Stored items
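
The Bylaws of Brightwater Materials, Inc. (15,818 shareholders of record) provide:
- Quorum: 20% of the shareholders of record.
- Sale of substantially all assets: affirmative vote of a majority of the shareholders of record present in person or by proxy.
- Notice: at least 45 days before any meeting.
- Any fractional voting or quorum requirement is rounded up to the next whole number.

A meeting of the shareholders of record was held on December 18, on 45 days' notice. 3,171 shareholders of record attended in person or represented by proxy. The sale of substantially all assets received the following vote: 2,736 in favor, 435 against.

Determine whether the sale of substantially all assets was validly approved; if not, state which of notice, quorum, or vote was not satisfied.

Valid — all requirements satisfied.

Notice: 45 days given; 45 required. Satisfied.
Quorum: 20% of 15,818 = 3,163.60, rounded up to 3,164; 3,171 present. Satisfied.
Vote: requires a majority of those present (3,171); a majority of 3171 is 1586, so 1,586 needed; 2,736 in favor. Satisfied.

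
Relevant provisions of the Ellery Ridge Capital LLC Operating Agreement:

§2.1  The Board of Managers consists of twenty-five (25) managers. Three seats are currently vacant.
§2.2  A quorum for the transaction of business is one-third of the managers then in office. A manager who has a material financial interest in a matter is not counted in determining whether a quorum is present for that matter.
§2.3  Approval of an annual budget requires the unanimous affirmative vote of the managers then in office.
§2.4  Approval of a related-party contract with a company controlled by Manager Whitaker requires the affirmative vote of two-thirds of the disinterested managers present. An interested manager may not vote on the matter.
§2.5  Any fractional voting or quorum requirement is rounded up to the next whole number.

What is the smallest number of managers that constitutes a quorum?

1/3 of 22 = 7.33, rounded up to 8.

8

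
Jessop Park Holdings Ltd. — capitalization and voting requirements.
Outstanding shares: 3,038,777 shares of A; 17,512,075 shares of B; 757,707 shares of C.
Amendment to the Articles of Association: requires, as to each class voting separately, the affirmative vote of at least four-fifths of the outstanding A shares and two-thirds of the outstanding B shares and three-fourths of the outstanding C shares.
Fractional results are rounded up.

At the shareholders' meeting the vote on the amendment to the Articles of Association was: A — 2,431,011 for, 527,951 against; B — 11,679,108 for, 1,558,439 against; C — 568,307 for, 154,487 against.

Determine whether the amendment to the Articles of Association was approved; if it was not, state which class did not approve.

Not approved — the A shares did not give the required vote.

A: 4/5 of 3038777 = 2431021.60, rounded up to 2431022; 2,431,022 required, 2,431,011 in favor — not approved.
B: 2/3 of 17512075 = 11674716.67, rounded up to 11674717; 11,674,717 required, 11,679,108 in favor — approved.
C: 3/4 of 757707 = 568280.25, rounded up to 568281; 568,281 required, 568,307 in favor — approved.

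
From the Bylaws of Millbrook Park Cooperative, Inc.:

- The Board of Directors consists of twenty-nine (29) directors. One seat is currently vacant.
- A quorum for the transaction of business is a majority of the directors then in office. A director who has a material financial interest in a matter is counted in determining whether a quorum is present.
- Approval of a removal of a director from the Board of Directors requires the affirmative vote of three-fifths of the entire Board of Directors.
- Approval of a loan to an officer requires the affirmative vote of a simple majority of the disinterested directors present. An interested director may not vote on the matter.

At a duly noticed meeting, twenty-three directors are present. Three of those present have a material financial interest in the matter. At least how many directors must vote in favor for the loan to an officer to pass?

11

The loan to an officer requires a majority of the disinterested directors present (23 − 3 = 20).
A majority of 20 is 11.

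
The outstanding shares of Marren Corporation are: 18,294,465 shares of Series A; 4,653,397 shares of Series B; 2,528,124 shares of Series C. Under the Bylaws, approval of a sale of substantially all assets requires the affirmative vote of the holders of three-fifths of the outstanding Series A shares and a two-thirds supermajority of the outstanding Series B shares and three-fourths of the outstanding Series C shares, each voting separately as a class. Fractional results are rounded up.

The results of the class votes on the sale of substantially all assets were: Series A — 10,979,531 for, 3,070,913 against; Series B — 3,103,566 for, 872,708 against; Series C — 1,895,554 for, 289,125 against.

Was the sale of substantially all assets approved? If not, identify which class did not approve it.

Not approved — the Series C shares did not give the required vote.

Series A: 3/5 of 18294465 = 10976679; 10,976,679 required, 10,979,531 in favor — approved.
Series B: 2/3 of 4653397 = 3102264.67, rounded up to 3102265; 3,102,265 required, 3,103,566 in favor — approved.
Series C: 3/4 of 2528124 = 1896093; 1,896,093 required, 1,895,554 in favor — not approved.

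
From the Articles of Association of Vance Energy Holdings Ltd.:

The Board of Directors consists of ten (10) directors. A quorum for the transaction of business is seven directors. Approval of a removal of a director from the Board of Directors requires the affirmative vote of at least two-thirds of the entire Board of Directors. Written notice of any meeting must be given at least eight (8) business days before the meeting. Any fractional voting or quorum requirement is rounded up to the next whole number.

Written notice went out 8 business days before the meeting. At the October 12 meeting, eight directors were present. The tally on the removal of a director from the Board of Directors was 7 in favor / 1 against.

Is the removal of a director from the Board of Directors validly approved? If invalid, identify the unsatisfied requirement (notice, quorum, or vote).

Notice: 8 business days given; 8 required (8 ≥ 8). Satisfied.
Quorum: 8 present; quorum is 7. Satisfied.
Vote: the removal of a director from the Board of Directors requires two-thirds of the entire Board of Directors (10). 2/3 of 10 = 6.67, rounded up to 7, so 7 affirmative votes are needed; 7 voted in favor. Satisfied.

Valid — all requirements satisfied.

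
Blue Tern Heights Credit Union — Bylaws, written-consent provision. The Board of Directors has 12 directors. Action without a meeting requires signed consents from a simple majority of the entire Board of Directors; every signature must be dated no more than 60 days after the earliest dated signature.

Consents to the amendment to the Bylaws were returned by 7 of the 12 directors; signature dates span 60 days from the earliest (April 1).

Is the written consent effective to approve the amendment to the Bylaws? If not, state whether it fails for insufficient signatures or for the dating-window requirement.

Effective — both the signature and dating-window requirements are satisfied.

Signatures required: a simple majority of 12 — a majority of 12 is 7, so 7 needed; 7 signed. Sufficient.
Dating window: the latest signature is 60 days after the earliest; the limit is 60 days. Within the window.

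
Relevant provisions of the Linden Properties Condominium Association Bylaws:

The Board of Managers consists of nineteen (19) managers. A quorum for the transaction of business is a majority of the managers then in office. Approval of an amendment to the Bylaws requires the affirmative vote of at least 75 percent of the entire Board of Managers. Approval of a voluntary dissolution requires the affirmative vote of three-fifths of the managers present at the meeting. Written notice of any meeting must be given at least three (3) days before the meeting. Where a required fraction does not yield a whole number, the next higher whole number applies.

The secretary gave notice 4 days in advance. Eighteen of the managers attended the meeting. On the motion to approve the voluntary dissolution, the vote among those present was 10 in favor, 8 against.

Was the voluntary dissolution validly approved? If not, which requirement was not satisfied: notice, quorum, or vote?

Invalid — vote requirement not satisfied.

Notice: 4 days given; 3 required (4 ≥ 3). Satisfied.
Quorum: 18 present; quorum is 10. Satisfied.
Vote: the voluntary dissolution requires three-fifths of the managers present (18). 3/5 of 18 = 10.80, rounded up to 11, so 11 affirmative votes are needed; 10 voted in favor. Not satisfied.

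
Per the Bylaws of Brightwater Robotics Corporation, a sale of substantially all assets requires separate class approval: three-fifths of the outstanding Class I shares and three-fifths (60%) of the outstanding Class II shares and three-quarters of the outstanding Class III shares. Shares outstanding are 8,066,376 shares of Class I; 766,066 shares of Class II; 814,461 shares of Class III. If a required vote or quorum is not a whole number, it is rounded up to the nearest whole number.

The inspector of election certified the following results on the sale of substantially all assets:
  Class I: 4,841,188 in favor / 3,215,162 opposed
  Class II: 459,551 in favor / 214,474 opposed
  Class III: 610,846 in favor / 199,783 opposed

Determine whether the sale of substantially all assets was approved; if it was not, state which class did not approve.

Not approved — the Class II shares did not give the required vote.

Class I: 3/5 of 8066376 = 4839825.60, rounded up to 4839826; 4,839,826 required, 4,841,188 in favor — approved.
Class II: 3/5 of 766066 = 459639.60, rounded up to 459640; 459,640 required, 459,551 in favor — not approved.
Class III: 3/4 of 814461 = 610845.75, rounded up to 610846; 610,846 required, 610,846 in favor — approved.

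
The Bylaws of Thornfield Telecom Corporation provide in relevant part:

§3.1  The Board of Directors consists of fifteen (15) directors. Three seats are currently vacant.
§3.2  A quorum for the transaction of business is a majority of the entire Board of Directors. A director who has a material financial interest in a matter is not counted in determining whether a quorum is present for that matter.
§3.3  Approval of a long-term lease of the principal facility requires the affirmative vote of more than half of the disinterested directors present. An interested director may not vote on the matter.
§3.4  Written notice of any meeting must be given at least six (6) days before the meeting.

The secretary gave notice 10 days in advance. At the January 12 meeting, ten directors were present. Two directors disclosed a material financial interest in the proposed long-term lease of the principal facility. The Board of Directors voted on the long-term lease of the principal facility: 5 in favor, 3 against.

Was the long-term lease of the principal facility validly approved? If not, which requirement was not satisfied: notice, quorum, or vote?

Notice: 10 days given; 6 required (10 ≥ 6). Satisfied.
Quorum: 10 present, but the 2 interested directors do not count, leaving 8. Quorum is 8. Satisfied.
Vote: the long-term lease of the principal facility requires a majority of the disinterested directors present (10 − 2 = 8). A majority of 8 is 5, so 5 affirmative votes are needed; 5 voted in favor. Satisfied.

Valid — all requirements satisfied.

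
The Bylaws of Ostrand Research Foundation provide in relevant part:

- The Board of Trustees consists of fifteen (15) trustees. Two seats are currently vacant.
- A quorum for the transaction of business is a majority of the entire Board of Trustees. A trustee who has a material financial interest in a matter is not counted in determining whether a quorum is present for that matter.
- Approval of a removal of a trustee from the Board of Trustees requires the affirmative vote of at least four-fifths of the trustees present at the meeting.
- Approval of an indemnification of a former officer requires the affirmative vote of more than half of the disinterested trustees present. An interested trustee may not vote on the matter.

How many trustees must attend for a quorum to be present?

A majority of 15 is 8.

8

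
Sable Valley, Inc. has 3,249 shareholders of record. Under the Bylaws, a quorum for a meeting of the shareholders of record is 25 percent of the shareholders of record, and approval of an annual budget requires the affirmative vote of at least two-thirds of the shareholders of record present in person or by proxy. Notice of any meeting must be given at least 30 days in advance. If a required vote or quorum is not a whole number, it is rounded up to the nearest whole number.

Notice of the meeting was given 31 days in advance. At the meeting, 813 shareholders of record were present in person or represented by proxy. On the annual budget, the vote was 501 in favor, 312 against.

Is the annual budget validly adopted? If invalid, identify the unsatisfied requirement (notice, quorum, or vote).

Invalid — vote requirement not satisfied.

Notice: 31 days given; 30 required. Satisfied.
Quorum: 25% of 3,249 = 812.25, rounded up to 813; 813 present. Satisfied.
Vote: requires two-thirds of those present (813); 2/3 of 813 = 542, so 542 needed; 501 in favor. Not satisfied.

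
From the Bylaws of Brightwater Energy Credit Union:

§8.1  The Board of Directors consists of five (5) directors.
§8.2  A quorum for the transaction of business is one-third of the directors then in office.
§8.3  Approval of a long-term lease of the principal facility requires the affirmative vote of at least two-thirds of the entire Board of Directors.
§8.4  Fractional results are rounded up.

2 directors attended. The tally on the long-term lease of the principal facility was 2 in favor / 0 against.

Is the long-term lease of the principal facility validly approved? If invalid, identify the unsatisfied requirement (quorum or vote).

Invalid — vote requirement not satisfied.

Quorum: 2 present; quorum is 2. Satisfied.
Vote: the long-term lease of the principal facility requires two-thirds of the entire Board of Directors (5). 2/3 of 5 = 3.33, rounded up to 4, so 4 affirmative votes are needed; 2 voted in favor. Not satisfied.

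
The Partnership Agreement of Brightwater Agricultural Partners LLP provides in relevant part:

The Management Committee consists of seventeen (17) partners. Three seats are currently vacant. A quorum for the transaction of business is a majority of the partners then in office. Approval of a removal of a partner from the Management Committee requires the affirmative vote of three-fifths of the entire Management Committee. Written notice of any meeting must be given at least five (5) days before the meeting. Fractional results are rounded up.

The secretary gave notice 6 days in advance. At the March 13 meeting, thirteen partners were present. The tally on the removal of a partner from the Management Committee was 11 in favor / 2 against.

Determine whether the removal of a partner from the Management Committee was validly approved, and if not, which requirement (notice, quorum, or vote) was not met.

Notice: 6 days given; 5 required (6 ≥ 5). Satisfied.
Quorum: 13 present; quorum is 8. Satisfied.
Vote: the removal of a partner from the Management Committee requires three-fifths of the entire Management Committee (17). 3/5 of 17 = 10.20, rounded up to 11, so 11 affirmative votes are needed; 11 voted in favor. Satisfied.

Valid — all requirements satisfied.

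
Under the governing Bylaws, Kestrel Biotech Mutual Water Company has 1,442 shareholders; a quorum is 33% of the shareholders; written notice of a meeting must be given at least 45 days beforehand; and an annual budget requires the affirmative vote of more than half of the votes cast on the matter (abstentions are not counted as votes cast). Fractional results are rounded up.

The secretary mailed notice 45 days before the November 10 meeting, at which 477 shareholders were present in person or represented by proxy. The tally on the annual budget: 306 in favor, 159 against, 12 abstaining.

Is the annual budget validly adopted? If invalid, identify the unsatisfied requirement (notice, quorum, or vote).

Notice: 45 days given; 45 required. Satisfied.
Quorum: 33% of 1,442 = 475.86, rounded up to 476; 477 present. Satisfied.
Vote: requires a majority of the votes cast (477 − 12 abstaining = 465); a majority of 465 is 233, so 233 needed; 306 in favor. Satisfied.

Valid — all requirements satisfied.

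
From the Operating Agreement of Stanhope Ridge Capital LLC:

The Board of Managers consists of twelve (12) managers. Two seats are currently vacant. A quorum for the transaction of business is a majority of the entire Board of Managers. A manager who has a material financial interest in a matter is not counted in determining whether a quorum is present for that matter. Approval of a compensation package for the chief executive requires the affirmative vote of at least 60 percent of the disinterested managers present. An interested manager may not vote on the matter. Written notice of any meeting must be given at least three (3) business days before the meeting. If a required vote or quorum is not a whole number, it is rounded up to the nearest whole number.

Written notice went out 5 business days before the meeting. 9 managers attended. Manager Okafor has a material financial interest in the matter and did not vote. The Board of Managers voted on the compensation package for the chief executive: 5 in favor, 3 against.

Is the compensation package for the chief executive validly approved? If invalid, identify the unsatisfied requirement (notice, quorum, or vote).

Notice: 5 business days given; 3 required (5 ≥ 3). Satisfied.
Quorum: 9 present, but the 1 interested manager does not count, leaving 8. Quorum is 7. Satisfied.
Vote: the compensation package for the chief executive requires three-fifths of the disinterested managers present (9 − 1 = 8). 3/5 of 8 = 4.80, rounded up to 5, so 5 affirmative votes are needed; 5 voted in favor. Satisfied.

Valid — all requirements satisfied.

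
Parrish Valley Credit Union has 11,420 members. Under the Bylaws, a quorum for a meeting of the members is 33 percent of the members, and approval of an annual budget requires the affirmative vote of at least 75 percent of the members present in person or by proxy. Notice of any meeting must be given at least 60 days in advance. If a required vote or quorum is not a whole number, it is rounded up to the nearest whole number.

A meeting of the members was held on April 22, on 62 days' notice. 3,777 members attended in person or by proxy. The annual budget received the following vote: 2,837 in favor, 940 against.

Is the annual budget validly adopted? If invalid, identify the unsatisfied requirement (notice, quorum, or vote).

Valid — all requirements satisfied.

Notice: 62 days given; 60 required. Satisfied.
Quorum: 33% of 11,420 = 3,768.60, rounded up to 3,769; 3,777 present. Satisfied.
Vote: requires three-fourths of those present (3,777); 3/4 of 3777 = 2832.75, rounded up to 2833, so 2,833 needed; 2,837 in favor. Satisfied.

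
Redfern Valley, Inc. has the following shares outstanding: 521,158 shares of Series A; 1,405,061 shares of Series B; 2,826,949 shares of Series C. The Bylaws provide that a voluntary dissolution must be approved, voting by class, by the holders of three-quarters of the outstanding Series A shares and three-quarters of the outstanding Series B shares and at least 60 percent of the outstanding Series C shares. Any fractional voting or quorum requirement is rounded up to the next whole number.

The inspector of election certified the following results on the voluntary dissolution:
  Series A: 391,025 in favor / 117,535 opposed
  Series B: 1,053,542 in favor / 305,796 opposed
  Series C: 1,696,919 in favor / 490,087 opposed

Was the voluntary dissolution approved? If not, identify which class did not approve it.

Series A: 3/4 of 521158 = 390868.50, rounded up to 390869; 390,869 required, 391,025 in favor — approved.
Series B: 3/4 of 1405061 = 1053795.75, rounded up to 1053796; 1,053,796 required, 1,053,542 in favor — not approved.
Series C: 3/5 of 2826949 = 1696169.40, rounded up to 1696170; 1,696,170 required, 1,696,919 in favor — approved.

Not approved — the Series B shares did not give the required vote.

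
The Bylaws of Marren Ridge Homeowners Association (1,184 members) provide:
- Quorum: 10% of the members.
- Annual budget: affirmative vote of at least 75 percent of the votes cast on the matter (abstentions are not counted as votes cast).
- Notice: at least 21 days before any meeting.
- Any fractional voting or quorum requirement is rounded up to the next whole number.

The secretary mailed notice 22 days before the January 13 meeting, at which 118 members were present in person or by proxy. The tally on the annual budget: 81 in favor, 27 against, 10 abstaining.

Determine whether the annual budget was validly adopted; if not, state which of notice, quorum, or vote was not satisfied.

Invalid — quorum requirement not satisfied.

Notice: 22 days given; 21 required. Satisfied.
Quorum: 10% of 1,184 = 118.40, rounded up to 119; 118 present. Not satisfied.
Vote: requires three-fourths of the votes cast (118 − 10 abstaining = 108); 3/4 of 108 = 81, so 81 needed; 81 in favor. Satisfied.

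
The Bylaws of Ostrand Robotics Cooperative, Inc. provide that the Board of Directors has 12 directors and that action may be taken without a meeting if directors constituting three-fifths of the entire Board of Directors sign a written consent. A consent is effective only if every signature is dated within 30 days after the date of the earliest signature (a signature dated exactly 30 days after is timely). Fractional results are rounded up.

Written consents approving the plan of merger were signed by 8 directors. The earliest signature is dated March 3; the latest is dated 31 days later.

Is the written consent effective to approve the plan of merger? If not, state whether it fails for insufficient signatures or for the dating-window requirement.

Signatures required: three-fifths of 12 — 3/5 of 12 = 7.20, rounded up to 8, so 8 needed; 8 signed. Sufficient.
Dating window: the latest signature is 31 days after the earliest; the limit is 30 days. Outside the window.

Not effective — dating-window requirement not satisfied.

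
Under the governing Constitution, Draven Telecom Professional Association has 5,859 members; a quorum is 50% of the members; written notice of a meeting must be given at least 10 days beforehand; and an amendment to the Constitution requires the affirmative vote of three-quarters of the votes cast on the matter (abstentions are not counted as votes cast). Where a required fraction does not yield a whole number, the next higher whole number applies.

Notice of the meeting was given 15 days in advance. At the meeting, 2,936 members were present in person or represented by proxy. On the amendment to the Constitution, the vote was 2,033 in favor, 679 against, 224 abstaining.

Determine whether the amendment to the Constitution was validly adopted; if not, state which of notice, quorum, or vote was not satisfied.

Notice: 15 days given; 10 required. Satisfied.
Quorum: 50% of 5,859 = 2,929.50, rounded up to 2,930; 2,936 present. Satisfied.
Vote: requires three-fourths of the votes cast (2,936 − 224 abstaining = 2,712); 3/4 of 2712 = 2034, so 2,034 needed; 2,033 in favor. Not satisfied.

Invalid — vote requirement not satisfied.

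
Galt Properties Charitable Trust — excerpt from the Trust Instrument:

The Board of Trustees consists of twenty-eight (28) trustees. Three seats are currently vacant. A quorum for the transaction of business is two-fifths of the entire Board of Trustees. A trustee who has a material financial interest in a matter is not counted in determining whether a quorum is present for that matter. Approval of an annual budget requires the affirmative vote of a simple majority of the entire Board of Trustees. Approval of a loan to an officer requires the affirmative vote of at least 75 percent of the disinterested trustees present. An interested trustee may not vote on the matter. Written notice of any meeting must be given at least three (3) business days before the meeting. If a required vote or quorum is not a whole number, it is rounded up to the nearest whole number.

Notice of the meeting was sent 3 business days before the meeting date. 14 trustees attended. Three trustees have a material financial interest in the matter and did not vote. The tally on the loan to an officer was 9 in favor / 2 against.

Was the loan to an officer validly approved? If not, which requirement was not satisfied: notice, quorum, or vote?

Notice: 3 business days given; 3 required (3 ≥ 3). Satisfied.
Quorum: 14 present, but the 3 interested trustees do not count, leaving 11. Quorum is 12. Not satisfied.
Vote: the loan to an officer requires three-fourths of the disinterested trustees present (14 − 3 = 11). 3/4 of 11 = 8.25, rounded up to 9, so 9 affirmative votes are needed; 9 voted in favor. Satisfied. (Moot — without a quorum no business can be validly transacted.)

Invalid — quorum requirement not satisfied.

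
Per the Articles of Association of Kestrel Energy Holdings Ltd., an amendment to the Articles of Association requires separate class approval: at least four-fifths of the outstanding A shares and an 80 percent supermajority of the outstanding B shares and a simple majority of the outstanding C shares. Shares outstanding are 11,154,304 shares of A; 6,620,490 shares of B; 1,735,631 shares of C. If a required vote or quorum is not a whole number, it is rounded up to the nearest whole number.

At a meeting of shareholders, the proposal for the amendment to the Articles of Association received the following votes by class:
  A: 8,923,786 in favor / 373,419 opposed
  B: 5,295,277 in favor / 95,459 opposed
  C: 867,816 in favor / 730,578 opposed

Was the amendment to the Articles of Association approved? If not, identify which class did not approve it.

A: 4/5 of 11154304 = 8923443.20, rounded up to 8923444; 8,923,444 required, 8,923,786 in favor — approved.
B: 4/5 of 6620490 = 5296392; 5,296,392 required, 5,295,277 in favor — not approved.
C: a majority of 1735631 is 867816; 867,816 required, 867,816 in favor — approved.

Not approved — the B shares did not give the required vote.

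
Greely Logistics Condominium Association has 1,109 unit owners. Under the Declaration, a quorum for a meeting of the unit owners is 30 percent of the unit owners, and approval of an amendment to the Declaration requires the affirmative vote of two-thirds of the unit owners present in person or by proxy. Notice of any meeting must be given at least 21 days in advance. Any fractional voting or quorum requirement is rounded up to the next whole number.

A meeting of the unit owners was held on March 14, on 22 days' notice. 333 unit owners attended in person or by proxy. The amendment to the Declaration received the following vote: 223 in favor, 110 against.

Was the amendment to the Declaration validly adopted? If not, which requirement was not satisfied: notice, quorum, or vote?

Valid — all requirements satisfied.

Notice: 22 days given; 21 required. Satisfied.
Quorum: 30% of 1,109 = 332.70, rounded up to 333; 333 present. Satisfied.
Vote: requires two-thirds of those present (333); 2/3 of 333 = 222, so 222 needed; 223 in favor. Satisfied.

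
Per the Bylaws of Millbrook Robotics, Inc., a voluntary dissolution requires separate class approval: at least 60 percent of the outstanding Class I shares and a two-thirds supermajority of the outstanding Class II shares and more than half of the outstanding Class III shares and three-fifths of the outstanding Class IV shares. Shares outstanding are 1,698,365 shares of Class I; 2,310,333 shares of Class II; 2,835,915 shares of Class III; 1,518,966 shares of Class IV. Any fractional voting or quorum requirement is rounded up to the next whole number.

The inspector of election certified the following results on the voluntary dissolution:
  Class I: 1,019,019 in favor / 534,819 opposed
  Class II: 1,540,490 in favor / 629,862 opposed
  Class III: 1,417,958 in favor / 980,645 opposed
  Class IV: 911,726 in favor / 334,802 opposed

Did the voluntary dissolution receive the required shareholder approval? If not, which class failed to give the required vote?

Approved — every class gave the required vote.

Class I: 3/5 of 1698365 = 1019019; 1,019,019 required, 1,019,019 in favor — approved.
Class II: 2/3 of 2310333 = 1540222; 1,540,222 required, 1,540,490 in favor — approved.
Class III: a majority of 2835915 is 1417958; 1,417,958 required, 1,417,958 in favor — approved.
Class IV: 3/5 of 1518966 = 911379.60, rounded up to 911380; 911,380 required, 911,726 in favor — approved.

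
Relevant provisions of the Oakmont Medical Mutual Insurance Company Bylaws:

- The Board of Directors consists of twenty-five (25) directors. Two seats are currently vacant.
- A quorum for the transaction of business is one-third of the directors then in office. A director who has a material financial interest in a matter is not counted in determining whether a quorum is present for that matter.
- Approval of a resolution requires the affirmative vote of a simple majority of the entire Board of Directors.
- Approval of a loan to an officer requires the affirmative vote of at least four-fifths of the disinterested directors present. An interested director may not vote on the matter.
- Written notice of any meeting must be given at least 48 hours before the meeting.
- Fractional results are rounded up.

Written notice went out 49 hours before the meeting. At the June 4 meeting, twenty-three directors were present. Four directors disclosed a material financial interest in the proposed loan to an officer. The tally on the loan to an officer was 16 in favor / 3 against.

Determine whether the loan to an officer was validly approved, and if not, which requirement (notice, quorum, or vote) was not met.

Notice: 49 hours given; 48 required (49 ≥ 48). Satisfied.
Quorum: 23 present, but the 4 interested directors do not count, leaving 19. Quorum is 8. Satisfied.
Vote: the loan to an officer requires four-fifths of the disinterested directors present (23 − 4 = 19). 4/5 of 19 = 15.20, rounded up to 16, so 16 affirmative votes are needed; 16 voted in favor. Satisfied.

Valid — all requirements satisfied.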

▶ _What this task involves_: When you reach the line containing "The Bylaws of Thornfield" in the data above, start copying exactly, and stop after the line containing "(6) days before the meeting.".

▶ _Answer section_:
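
The Bylaws of Thornfield Telecom Corporation provide in relevant part:

§3.1  The Board of Directors consists of fifteen (15) directors. Three seats are currently vacant.
§3.2  A quorum for the transaction of business is a majority of the entire Board of Directors. A director who has a material financial interest in a matter is not counted in determining whether a quorum is present for that matter.
§3.3  Approval of a long-term lease of the principal facility requires the affirmative vote of more than half of the disinterested directors present. An interested director may not vote on the matter.
§3.4  Written notice of any meeting must be given at least six (6) days before the meeting.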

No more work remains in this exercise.